> [About this task]: Give back all the records exactly, keeping every line whole.

----

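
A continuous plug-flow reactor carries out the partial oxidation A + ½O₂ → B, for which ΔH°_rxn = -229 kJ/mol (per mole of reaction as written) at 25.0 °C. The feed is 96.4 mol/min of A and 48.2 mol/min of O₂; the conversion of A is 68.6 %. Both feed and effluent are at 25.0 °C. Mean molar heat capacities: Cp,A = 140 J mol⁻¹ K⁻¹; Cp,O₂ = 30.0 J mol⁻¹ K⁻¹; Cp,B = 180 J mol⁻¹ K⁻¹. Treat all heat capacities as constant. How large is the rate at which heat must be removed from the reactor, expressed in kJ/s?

Q_out = 252 kJ/s

Extent of reaction ξ = 0.686 × 96.4 = 66.13 mol/min
Reaction term: ξ·ΔH°_rxn = 66.13 × -229 = -15144 kJ/min
Q = ΔH = -15144 kJ/min = -252.4 kW
Heat removed = 252.4 kJ/s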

----

> [Exercise result]:
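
A continuous plug-flow reactor carries out the partial oxidation A + ½O₂ → B, for which ΔH°_rxn = -229 kJ/mol (per mole of reaction as written) at 25.0 °C. The feed is 96.4 mol/min of A and 48.2 mol/min of O₂; the conversion of A is 68.6 %. Both feed and effluent are at 25.0 °C. Mean molar heat capacities: Cp,A = 140 J mol⁻¹ K⁻¹; Cp,O₂ = 30.0 J mol⁻¹ K⁻¹; Cp,B = 180 J mol⁻¹ K⁻¹. Treat all heat capacities as constant. How large is the rate at which heat must be removed from the reactor, expressed in kJ/s?

Q_out = 252 kJ/s

Extent of reaction ξ = 0.686 × 96.4 = 66.13 mol/min
Reaction term: ξ·ΔH°_rxn = 66.13 × -229 = -15144 kJ/min
Q = ΔH = -15144 kJ/min = -252.4 kW
Heat removed = 252.4 kJ/s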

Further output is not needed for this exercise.